Your goal: Write out the following listing's lines from the one with "Let Function('f')(l, H)" to the one with "Answer: Mul(4, Pow(20363, Rational(1, 2)))", exactly, with both included and no others.

Provided information:

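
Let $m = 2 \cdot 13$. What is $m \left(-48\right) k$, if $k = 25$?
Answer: $-31200$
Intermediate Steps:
$m = 26$
$m \left(-48\right) k = 26 \left(-48\right) 25 = \left(-1248\right) 25 = -31200$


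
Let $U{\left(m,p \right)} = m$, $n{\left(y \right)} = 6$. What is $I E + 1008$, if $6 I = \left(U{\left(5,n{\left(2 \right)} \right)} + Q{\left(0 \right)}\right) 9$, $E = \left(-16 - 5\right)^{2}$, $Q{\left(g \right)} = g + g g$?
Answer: $\frac{8631}{2} \approx 4315.5$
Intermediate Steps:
$Q{\left(g \right)} = g + g^{2}$
$E = 441$ ($E = \left(-21\right)^{2} = 441$)
$I = \frac{15}{2}$ ($I = \frac{\left(5 + 0 \left(1 + 0\right)\right) 9}{6} = \frac{\left(5 + 0 \cdot 1\right) 9}{6} = \frac{\left(5 + 0\right) 9}{6} = \frac{5 \cdot 9}{6} = \frac{1}{6} \cdot 45 = \frac{15}{2} \approx 7.5$)
$I E + 1008 = \frac{15}{2} \cdot 441 + 1008 = \frac{6615}{2} + 1008 = \frac{8631}{2}$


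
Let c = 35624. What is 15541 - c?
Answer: -20083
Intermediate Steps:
15541 - c = 15541 - 1*35624 = 15541 - 35624 = -20083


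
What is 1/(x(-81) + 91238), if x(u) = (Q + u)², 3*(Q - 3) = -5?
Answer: 9/878263 ≈ 1.0248e-5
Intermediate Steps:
Q = 4/3 (Q = 3 + (⅓)*(-5) = 3 - 5/3 = 4/3 ≈ 1.3333)
x(u) = (4/3 + u)²
1/(x(-81) + 91238) = 1/((4 + 3*(-81))²/9 + 91238) = 1/((4 - 243)²/9 + 91238) = 1/((⅑)*(-239)² + 91238) = 1/((⅑)*57121 + 91238) = 1/(57121/9 + 91238) = 1/(878263/9) = 9/878263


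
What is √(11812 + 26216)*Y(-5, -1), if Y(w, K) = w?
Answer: -10*√9507 ≈ -975.04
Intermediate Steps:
√(11812 + 26216)*Y(-5, -1) = √(11812 + 26216)*(-5) = √38028*(-5) = (2*√9507)*(-5) = -10*√9507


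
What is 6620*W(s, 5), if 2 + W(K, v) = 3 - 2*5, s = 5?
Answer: -59580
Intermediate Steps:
W(K, v) = -9 (W(K, v) = -2 + (3 - 2*5) = -2 + (3 - 10) = -2 - 7 = -9)
6620*W(s, 5) = 6620*(-9) = -59580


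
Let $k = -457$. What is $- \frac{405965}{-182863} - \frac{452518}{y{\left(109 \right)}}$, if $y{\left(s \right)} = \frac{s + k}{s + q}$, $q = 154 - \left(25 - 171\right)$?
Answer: $\frac{16922200040363}{31818162} \approx 5.3184 \cdot 10^{5}$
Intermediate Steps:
$q = 300$ ($q = 154 - \left(25 - 171\right) = 154 - -146 = 154 + 146 = 300$)
$y{\left(s \right)} = \frac{-457 + s}{300 + s}$ ($y{\left(s \right)} = \frac{s - 457}{s + 300} = \frac{-457 + s}{300 + s}$)
$- \frac{405965}{-182863} - \frac{452518}{y{\left(109 \right)}} = - \frac{405965}{-182863} - \frac{452518}{\frac{1}{300 + 109} \left(-457 + 109\right)} = \left(-405965\right) \left(- \frac{1}{182863}\right) - \frac{452518}{\frac{1}{409} \left(-348\right)} = \frac{405965}{182863} - \frac{452518}{\frac{1}{409} \left(-348\right)} = \frac{405965}{182863} - \frac{452518}{- \frac{348}{409}} = \frac{405965}{182863} - - \frac{92539931}{174} = \frac{405965}{182863} + \frac{92539931}{174} = \frac{16922200040363}{31818162}$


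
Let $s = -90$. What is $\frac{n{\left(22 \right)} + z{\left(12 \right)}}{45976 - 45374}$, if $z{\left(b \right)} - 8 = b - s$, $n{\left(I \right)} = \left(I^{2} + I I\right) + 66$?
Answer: $\frac{572}{301} \approx 1.9003$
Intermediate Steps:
$n{\left(I \right)} = 66 + 2 I^{2}$ ($n{\left(I \right)} = \left(I^{2} + I^{2}\right) + 66 = 2 I^{2} + 66 = 66 + 2 I^{2}$)
$z{\left(b \right)} = 98 + b$ ($z{\left(b \right)} = 8 + \left(b - -90\right) = 8 + \left(b + 90\right) = 8 + \left(90 + b\right) = 98 + b$)
$\frac{n{\left(22 \right)} + z{\left(12 \right)}}{45976 - 45374} = \frac{\left(66 + 2 \cdot 22^{2}\right) + \left(98 + 12\right)}{45976 - 45374} = \frac{\left(66 + 2 \cdot 484\right) + 110}{602} = \left(\left(66 + 968\right) + 110\right) \frac{1}{602} = \left(1034 + 110\right) \frac{1}{602} = 1144 \cdot \frac{1}{602} = \frac{572}{301}$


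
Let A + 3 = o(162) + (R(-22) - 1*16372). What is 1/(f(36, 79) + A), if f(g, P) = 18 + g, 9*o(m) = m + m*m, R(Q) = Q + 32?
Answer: -1/13377 ≈ -7.4755e-5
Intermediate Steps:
R(Q) = 32 + Q
o(m) = m/9 + m**2/9 (o(m) = (m + m*m)/9 = (m + m**2)/9 = m/9 + m**2/9)
A = -13431 (A = -3 + ((1/9)*162*(1 + 162) + ((32 - 22) - 1*16372)) = -3 + ((1/9)*162*163 + (10 - 16372)) = -3 + (2934 - 16362) = -3 - 13428 = -13431)
1/(f(36, 79) + A) = 1/((18 + 36) - 13431) = 1/(54 - 13431) = 1/(-13377) = -1/13377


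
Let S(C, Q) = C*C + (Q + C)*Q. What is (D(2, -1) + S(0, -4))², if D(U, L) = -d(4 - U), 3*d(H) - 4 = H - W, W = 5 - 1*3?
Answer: 1936/9 ≈ 215.11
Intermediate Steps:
W = 2 (W = 5 - 3 = 2)
d(H) = ⅔ + H/3 (d(H) = 4/3 + (H - 1*2)/3 = 4/3 + (H - 2)/3 = 4/3 + (-2 + H)/3 = 4/3 + (-⅔ + H/3) = ⅔ + H/3)
D(U, L) = -2 + U/3 (D(U, L) = -(⅔ + (4 - U)/3) = -(⅔ + (4/3 - U/3)) = -(2 - U/3) = -2 + U/3)
S(C, Q) = C² + Q*(C + Q) (S(C, Q) = C² + (C + Q)*Q = C² + Q*(C + Q))
(D(2, -1) + S(0, -4))² = ((-2 + (⅓)*2) + (0² + (-4)² + 0*(-4)))² = ((-2 + ⅔) + (0 + 16 + 0))² = (-4/3 + 16)² = (44/3)² = 1936/9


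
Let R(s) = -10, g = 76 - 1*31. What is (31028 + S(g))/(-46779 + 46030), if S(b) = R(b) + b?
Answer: -31063/749 ≈ -41.473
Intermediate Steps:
g = 45 (g = 76 - 31 = 45)
S(b) = -10 + b
(31028 + S(g))/(-46779 + 46030) = (31028 + (-10 + 45))/(-46779 + 46030) = (31028 + 35)/(-749) = 31063*(-1/749) = -31063/749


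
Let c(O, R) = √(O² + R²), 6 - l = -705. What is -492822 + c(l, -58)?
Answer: -492822 + √508885 ≈ -4.9211e+5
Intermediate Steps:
l = 711 (l = 6 - 1*(-705) = 6 + 705 = 711)
-492822 + c(l, -58) = -492822 + √(711² + (-58)²) = -492822 + √(505521 + 3364) = -492822 + √508885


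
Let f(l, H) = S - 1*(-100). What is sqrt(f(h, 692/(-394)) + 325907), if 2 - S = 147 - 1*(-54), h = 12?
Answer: 4*sqrt(20363) ≈ 570.80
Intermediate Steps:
S = -199 (S = 2 - (147 - 1*(-54)) = 2 - (147 + 54) = 2 - 1*201 = 2 - 201 = -199)
f(l, H) = -99 (f(l, H) = -199 - 1*(-100) = -199 + 100 = -99)
sqrt(f(h, 692/(-394)) + 325907) = sqrt(-99 + 325907) = sqrt(325808) = 4*sqrt(20363)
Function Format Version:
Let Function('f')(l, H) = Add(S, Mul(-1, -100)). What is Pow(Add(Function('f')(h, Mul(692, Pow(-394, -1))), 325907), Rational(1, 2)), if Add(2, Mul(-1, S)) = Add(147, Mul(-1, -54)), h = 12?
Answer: Mul(4, Pow(20363, Rational(1, 2))) ≈ 570.80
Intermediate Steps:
S = -199 (S = Add(2, Mul(-1, Add(147, Mul(-1, -54)))) = Add(2, Mul(-1, Add(147, 54))) = Add(2, Mul(-1, 201)) = Add(2, -201) = -199)
Function('f')(l, H) = -99 (Function('f')(l, H) = Add(-199, Mul(-1, -100)) = Add(-199, 100) = -99)
Pow(Add(Function('f')(h, Mul(692, Pow(-394, -1))), 325907), Rational(1, 2)) = Pow(Add(-99, 325907), Rational(1, 2)) = Pow(325808, Rational(1, 2)) = Mul(4, Pow(20363, Rational(1, 2)))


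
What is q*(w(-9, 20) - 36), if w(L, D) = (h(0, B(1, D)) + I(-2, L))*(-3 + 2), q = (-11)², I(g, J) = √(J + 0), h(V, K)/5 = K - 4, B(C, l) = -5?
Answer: 1089 - 363*I ≈ 1089.0 - 363.0*I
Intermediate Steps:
h(V, K) = -20 + 5*K (h(V, K) = 5*(K - 4) = 5*(-4 + K) = -20 + 5*K)
I(g, J) = √J
q = 121
w(L, D) = 45 - √L (w(L, D) = ((-20 + 5*(-5)) + √L)*(-3 + 2) = ((-20 - 25) + √L)*(-1) = (-45 + √L)*(-1) = 45 - √L)
q*(w(-9, 20) - 36) = 121*((45 - √(-9)) - 36) = 121*((45 - 3*I) - 36) = 121*(9 - 3*I) = 1089 - 363*I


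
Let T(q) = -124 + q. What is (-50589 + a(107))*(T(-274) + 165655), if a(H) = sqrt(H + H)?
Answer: -8360186373 + 165257*sqrt(214) ≈ -8.3578e+9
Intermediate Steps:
a(H) = sqrt(2)*sqrt(H) (a(H) = sqrt(2*H) = sqrt(2)*sqrt(H))
(-50589 + a(107))*(T(-274) + 165655) = (-50589 + sqrt(2)*sqrt(107))*((-124 - 274) + 165655) = (-50589 + sqrt(214))*(-398 + 165655) = (-50589 + sqrt(214))*165257 = -8360186373 + 165257*sqrt(214)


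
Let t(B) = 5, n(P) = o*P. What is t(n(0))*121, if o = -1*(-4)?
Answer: 605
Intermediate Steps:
o = 4
n(P) = 4*P
t(n(0))*121 = 5*121 = 605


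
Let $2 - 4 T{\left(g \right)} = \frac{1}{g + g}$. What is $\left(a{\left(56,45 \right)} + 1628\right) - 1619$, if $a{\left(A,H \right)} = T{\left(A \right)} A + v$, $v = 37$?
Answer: $\frac{591}{8} \approx 73.875$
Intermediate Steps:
$T{\left(g \right)} = \frac{1}{2} - \frac{1}{8 g}$ ($T{\left(g \right)} = \frac{1}{2} - \frac{1}{4 \left(g + g\right)} = \frac{1}{2} - \frac{1}{4 \cdot 2 g} = \frac{1}{2} - \frac{\frac{1}{2} \frac{1}{g}}{4} = \frac{1}{2} - \frac{1}{8 g}$)
$a{\left(A,H \right)} = \frac{295}{8} + \frac{A}{2}$ ($a{\left(A,H \right)} = \frac{-1 + 4 A}{8 A} A + 37 = \left(- \frac{1}{8} + \frac{A}{2}\right) + 37 = \frac{295}{8} + \frac{A}{2}$)
$\left(a{\left(56,45 \right)} + 1628\right) - 1619 = \left(\left(\frac{295}{8} + \frac{1}{2} \cdot 56\right) + 1628\right) - 1619 = \left(\left(\frac{295}{8} + 28\right) + 1628\right) - 1619 = \left(\frac{519}{8} + 1628\right) - 1619 = \frac{13543}{8} - 1619 = \frac{591}{8}$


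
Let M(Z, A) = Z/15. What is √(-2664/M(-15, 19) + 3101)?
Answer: √5765 ≈ 75.928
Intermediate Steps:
M(Z, A) = Z/15 (M(Z, A) = Z*(1/15) = Z/15)
√(-2664/M(-15, 19) + 3101) = √(-2664/((1/15)*(-15)) + 3101) = √(-2664/(-1) + 3101) = √(-2664*(-1) + 3101) = √(2664 + 3101) = √5765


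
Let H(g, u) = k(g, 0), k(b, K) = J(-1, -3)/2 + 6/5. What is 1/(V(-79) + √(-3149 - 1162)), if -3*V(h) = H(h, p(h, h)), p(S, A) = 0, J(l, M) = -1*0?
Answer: -10/107779 - 75*I*√479/107779 ≈ -9.2782e-5 - 0.01523*I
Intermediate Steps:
J(l, M) = 0
k(b, K) = 6/5 (k(b, K) = 0/2 + 6/5 = 0*(½) + 6*(⅕) = 0 + 6/5 = 6/5)
H(g, u) = 6/5
V(h) = -⅖ (V(h) = -⅓*6/5 = -⅖)
1/(V(-79) + √(-3149 - 1162)) = 1/(-⅖ + √(-3149 - 1162)) = 1/(-⅖ + √(-4311)) = 1/(-⅖ + 3*I*√479)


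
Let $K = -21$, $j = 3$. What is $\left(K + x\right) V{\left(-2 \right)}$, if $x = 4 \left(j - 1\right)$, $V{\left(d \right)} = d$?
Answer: $26$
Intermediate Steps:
$x = 8$ ($x = 4 \left(3 - 1\right) = 4 \cdot 2 = 8$)
$\left(K + x\right) V{\left(-2 \right)} = \left(-21 + 8\right) \left(-2\right) = \left(-13\right) \left(-2\right) = 26$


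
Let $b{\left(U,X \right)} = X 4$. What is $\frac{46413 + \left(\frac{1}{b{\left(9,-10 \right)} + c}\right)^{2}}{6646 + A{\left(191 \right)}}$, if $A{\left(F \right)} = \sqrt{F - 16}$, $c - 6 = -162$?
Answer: $\frac{5924915011307}{848400860328} - \frac{8915009045 \sqrt{7}}{1696801720656} \approx 6.9697$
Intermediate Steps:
$c = -156$ ($c = 6 - 162 = -156$)
$b{\left(U,X \right)} = 4 X$
$A{\left(F \right)} = \sqrt{-16 + F}$
$\frac{46413 + \left(\frac{1}{b{\left(9,-10 \right)} + c}\right)^{2}}{6646 + A{\left(191 \right)}} = \frac{46413 + \left(\frac{1}{4 \left(-10\right) - 156}\right)^{2}}{6646 + \sqrt{-16 + 191}} = \frac{46413 + \left(\frac{1}{-40 - 156}\right)^{2}}{6646 + \sqrt{175}} = \frac{46413 + \left(\frac{1}{-196}\right)^{2}}{6646 + 5 \sqrt{7}} = \frac{46413 + \left(- \frac{1}{196}\right)^{2}}{6646 + 5 \sqrt{7}} = \frac{46413 + \frac{1}{38416}}{6646 + 5 \sqrt{7}} = \frac{1783001809}{38416 \left(6646 + 5 \sqrt{7}\right)}$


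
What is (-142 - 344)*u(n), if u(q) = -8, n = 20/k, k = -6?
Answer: 3888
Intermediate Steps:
n = -10/3 (n = 20/(-6) = 20*(-1/6) = -10/3 ≈ -3.3333)
(-142 - 344)*u(n) = (-142 - 344)*(-8) = -486*(-8) = 3888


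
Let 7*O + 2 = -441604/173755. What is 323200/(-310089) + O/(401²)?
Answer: -63211650368483146/60647158334491365 ≈ -1.0423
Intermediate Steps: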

Response to the exercise:
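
Let Function('f')(l, H) = Add(S, Mul(-1, -100)). What is Pow(Add(Function('f')(h, Mul(692, Pow(-394, -1))), 325907), Rational(1, 2)), if Add(2, Mul(-1, S)) = Add(147, Mul(-1, -54)), h = 12?
Answer: Mul(4, Pow(20363, Rational(1, 2))) ≈ 570.80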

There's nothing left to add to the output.